Find the line containing "Find the bitwise". Retype it and every line after it through the end of the entries, exactly as written, with nothing added.

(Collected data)
• • • • •
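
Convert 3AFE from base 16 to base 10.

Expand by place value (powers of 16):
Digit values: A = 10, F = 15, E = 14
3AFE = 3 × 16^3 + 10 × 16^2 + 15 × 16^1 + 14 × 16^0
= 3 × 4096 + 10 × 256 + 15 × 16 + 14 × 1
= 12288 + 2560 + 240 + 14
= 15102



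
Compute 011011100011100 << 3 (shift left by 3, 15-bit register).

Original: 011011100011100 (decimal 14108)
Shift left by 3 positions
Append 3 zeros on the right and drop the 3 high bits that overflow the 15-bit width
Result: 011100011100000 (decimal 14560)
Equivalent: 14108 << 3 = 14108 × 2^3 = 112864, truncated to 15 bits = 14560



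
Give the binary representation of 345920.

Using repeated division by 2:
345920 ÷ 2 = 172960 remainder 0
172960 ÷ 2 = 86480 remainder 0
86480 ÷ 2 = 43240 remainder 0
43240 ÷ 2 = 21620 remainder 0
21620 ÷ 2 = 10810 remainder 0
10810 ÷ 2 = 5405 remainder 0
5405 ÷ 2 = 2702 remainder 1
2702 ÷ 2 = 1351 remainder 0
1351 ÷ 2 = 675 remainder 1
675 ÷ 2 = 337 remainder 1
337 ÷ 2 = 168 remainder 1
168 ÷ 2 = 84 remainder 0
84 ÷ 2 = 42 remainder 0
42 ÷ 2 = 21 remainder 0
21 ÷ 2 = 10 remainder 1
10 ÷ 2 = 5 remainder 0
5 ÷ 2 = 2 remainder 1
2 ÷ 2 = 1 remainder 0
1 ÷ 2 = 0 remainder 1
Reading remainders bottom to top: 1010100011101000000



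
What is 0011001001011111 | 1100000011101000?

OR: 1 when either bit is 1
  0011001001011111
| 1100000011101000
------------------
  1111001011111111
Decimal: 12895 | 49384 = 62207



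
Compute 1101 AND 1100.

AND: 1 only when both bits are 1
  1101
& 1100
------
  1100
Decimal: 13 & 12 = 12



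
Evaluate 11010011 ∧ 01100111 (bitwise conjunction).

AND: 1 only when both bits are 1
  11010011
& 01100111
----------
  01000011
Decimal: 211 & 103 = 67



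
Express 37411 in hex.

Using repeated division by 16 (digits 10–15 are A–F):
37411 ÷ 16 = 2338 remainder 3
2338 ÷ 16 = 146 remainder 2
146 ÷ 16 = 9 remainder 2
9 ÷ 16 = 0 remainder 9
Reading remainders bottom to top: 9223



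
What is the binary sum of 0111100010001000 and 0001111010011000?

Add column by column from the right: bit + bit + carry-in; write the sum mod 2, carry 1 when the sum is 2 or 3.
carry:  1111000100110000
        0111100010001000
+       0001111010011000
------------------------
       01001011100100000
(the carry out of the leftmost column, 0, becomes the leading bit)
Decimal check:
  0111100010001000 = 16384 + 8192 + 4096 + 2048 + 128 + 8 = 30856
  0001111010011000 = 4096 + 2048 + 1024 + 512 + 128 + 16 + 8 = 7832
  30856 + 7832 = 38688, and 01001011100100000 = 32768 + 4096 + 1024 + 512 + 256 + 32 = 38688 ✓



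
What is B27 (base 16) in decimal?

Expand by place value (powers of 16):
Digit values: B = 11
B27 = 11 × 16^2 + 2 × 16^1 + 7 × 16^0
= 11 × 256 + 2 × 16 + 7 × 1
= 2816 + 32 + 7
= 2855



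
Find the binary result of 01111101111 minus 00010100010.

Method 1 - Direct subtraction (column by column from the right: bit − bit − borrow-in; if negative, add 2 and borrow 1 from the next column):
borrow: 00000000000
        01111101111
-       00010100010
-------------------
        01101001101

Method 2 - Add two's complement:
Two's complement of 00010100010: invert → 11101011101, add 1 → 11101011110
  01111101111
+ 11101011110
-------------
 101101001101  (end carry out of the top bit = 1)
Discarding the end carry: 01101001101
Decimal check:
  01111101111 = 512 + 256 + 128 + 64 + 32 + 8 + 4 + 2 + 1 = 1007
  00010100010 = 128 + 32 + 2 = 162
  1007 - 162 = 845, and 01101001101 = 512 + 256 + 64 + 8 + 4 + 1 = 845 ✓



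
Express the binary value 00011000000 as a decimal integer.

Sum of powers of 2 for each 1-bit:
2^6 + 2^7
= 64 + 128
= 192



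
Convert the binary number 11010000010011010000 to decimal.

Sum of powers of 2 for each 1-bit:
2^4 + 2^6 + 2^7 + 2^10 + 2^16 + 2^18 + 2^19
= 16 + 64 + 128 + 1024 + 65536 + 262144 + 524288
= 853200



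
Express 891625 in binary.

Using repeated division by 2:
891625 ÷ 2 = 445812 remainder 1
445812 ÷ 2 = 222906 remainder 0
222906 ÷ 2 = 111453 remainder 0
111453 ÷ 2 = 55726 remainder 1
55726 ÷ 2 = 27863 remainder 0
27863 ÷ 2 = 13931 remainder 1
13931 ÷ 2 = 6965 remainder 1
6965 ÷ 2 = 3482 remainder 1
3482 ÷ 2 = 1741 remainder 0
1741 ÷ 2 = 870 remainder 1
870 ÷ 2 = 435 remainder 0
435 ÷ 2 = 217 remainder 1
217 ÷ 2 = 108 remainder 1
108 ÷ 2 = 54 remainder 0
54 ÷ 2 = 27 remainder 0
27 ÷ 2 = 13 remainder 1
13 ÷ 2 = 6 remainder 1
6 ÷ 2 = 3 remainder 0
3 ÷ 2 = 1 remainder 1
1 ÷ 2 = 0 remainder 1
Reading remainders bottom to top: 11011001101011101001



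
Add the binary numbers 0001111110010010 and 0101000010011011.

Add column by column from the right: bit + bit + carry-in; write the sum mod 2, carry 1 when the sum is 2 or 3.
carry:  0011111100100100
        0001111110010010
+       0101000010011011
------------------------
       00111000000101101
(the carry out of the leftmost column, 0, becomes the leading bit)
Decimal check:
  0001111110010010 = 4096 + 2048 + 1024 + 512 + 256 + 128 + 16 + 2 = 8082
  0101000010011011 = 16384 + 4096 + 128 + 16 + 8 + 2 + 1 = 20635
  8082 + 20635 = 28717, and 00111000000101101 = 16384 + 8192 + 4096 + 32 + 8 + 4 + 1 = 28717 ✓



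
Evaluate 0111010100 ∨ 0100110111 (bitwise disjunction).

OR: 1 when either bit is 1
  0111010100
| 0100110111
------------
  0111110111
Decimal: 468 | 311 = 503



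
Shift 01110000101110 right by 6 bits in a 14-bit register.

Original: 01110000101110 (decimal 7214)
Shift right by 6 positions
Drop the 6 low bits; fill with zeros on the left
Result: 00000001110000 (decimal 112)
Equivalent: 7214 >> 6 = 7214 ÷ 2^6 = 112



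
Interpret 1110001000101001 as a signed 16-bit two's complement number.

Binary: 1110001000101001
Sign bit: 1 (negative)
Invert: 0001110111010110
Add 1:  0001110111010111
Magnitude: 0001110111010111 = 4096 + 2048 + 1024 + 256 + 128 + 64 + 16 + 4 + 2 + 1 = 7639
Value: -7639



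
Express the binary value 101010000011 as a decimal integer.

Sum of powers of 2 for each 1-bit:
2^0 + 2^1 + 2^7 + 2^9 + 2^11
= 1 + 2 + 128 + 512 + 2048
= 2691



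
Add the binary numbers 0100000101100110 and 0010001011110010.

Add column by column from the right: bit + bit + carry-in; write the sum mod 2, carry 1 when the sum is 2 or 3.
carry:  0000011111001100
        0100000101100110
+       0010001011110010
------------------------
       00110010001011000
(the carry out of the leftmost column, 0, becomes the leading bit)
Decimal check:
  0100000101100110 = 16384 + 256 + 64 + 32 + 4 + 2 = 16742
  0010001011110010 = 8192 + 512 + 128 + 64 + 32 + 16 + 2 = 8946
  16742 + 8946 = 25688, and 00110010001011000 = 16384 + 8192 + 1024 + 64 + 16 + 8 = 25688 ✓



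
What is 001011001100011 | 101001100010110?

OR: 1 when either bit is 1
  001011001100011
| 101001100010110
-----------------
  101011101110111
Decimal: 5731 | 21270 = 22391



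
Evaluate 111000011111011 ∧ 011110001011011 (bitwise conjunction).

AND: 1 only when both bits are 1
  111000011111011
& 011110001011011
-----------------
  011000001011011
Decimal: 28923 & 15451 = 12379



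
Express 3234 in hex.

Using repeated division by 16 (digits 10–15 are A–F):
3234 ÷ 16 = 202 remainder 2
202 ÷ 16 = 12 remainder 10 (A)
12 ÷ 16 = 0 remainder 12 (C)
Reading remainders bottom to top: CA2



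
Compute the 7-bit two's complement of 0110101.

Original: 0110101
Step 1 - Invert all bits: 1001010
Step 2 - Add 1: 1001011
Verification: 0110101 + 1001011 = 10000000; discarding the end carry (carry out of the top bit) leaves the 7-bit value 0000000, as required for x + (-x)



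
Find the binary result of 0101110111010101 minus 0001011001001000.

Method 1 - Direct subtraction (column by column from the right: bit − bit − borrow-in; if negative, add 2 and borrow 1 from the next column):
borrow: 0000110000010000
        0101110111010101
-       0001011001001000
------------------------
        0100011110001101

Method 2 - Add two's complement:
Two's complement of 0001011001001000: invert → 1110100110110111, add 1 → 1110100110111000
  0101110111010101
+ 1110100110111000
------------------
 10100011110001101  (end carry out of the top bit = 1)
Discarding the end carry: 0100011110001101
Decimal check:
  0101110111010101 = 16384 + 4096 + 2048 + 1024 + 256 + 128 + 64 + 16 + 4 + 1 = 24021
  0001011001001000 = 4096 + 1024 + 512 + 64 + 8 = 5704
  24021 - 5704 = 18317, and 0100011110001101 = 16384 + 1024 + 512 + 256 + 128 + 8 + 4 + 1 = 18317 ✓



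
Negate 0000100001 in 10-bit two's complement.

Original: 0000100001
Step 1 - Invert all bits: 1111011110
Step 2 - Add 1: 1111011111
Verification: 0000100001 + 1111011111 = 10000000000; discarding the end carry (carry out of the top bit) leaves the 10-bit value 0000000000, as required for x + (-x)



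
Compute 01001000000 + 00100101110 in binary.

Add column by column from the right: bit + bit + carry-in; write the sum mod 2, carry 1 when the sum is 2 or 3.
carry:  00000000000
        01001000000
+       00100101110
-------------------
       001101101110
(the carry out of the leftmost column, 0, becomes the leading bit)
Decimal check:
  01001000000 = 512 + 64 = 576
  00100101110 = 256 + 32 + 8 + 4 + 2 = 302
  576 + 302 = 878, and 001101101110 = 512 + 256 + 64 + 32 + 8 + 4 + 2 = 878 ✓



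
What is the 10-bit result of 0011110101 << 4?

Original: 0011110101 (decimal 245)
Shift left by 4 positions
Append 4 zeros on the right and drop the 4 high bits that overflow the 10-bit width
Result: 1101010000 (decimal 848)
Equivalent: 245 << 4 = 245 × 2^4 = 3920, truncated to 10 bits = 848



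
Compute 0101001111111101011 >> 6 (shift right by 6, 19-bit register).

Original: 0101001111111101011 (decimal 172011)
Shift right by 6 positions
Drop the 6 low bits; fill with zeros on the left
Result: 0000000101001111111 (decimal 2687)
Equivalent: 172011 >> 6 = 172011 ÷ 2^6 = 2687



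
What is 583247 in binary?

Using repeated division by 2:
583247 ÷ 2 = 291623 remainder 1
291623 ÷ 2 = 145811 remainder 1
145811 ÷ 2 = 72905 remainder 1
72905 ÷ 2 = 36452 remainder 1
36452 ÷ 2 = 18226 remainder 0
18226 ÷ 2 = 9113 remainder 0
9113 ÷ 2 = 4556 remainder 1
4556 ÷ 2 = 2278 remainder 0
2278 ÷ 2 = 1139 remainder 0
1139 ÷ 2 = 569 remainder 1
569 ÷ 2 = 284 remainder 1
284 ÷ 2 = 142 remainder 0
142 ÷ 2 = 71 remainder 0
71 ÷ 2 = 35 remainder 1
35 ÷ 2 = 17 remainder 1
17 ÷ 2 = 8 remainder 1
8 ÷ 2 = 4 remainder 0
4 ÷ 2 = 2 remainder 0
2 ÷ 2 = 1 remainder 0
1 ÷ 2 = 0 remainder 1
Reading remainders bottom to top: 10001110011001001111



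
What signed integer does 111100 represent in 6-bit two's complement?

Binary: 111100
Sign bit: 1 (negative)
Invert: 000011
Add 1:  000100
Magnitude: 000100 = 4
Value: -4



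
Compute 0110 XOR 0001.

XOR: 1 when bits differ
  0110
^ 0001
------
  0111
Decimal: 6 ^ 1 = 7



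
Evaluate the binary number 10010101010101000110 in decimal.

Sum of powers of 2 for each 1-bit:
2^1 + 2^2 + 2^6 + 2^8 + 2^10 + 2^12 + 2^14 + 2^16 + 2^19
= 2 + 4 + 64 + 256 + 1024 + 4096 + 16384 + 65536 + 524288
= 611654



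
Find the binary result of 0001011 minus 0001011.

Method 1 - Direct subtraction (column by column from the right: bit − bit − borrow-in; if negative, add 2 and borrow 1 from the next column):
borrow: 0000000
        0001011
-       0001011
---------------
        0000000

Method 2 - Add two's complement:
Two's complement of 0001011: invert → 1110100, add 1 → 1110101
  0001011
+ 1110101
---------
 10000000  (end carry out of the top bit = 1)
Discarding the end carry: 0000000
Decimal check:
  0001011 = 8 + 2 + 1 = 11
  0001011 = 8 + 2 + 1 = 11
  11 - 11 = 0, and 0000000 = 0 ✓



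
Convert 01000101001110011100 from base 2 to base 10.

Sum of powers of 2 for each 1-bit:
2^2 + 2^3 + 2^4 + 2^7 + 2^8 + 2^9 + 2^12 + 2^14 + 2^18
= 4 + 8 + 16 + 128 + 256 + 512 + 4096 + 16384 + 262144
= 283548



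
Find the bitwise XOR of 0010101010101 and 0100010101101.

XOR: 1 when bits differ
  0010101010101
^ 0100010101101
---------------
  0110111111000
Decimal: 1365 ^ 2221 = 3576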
• • • • •
PROBLEM SOLUTION =>
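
Find the bitwise XOR of 0010101010101 and 0100010101101.

XOR: 1 when bits differ
  0010101010101
^ 0100010101101
---------------
  0110111111000
Decimal: 1365 ^ 2221 = 3576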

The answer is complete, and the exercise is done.